What you return must be the lines of the data that hold the word "Integer".

*** Begin section ***

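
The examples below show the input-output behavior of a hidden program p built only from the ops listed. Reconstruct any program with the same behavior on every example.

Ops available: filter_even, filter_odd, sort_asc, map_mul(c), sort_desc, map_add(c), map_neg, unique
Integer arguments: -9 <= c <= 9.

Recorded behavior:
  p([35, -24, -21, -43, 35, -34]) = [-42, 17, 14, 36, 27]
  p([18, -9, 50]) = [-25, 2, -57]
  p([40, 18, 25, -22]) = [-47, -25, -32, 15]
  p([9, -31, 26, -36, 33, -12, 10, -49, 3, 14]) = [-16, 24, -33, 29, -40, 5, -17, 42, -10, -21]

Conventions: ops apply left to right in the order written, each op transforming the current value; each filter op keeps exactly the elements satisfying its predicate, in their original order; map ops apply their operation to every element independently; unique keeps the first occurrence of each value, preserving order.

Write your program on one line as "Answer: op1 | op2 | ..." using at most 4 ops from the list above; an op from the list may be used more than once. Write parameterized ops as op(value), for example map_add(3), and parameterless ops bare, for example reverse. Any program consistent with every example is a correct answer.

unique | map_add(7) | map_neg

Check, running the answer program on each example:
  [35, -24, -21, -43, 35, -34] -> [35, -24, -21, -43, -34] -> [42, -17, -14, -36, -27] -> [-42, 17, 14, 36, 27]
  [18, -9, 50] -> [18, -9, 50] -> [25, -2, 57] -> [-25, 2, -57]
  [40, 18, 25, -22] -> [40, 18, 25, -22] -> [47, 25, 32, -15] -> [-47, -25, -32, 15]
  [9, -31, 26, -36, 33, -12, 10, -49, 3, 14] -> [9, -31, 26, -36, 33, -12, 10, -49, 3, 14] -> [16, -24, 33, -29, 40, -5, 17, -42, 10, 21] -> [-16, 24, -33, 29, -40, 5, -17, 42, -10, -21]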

*** End section ***
*** Begin section ***

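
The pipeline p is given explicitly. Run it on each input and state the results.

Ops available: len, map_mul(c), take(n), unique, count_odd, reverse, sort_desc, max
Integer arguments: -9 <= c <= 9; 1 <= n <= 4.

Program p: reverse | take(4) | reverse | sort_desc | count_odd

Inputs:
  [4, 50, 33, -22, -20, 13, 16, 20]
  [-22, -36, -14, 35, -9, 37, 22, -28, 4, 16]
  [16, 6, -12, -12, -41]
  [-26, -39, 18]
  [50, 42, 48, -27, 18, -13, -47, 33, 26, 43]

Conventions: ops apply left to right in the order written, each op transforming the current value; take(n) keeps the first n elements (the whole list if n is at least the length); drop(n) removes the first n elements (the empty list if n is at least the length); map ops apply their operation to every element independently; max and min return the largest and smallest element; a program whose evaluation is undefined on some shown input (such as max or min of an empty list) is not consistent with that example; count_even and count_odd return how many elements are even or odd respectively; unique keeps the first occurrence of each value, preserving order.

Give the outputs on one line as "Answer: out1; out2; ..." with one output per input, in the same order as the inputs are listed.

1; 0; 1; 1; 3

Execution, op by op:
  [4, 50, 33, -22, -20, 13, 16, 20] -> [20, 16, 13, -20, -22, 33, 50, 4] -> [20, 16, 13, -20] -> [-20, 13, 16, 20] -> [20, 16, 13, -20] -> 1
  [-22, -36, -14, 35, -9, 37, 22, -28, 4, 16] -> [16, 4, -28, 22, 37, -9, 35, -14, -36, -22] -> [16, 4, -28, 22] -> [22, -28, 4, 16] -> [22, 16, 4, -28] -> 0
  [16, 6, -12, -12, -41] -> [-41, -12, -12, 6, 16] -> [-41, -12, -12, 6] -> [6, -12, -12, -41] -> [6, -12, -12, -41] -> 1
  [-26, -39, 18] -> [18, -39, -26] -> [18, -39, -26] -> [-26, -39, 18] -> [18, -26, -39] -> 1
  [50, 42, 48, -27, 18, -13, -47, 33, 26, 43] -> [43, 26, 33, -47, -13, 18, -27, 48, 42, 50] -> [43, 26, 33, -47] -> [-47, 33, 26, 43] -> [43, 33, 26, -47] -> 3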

*** End section ***

● **PROBLEM SOLUTION**
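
Integer arguments: -9 <= c <= 9.
Integer arguments: -9 <= c <= 9; 1 <= n <= 4.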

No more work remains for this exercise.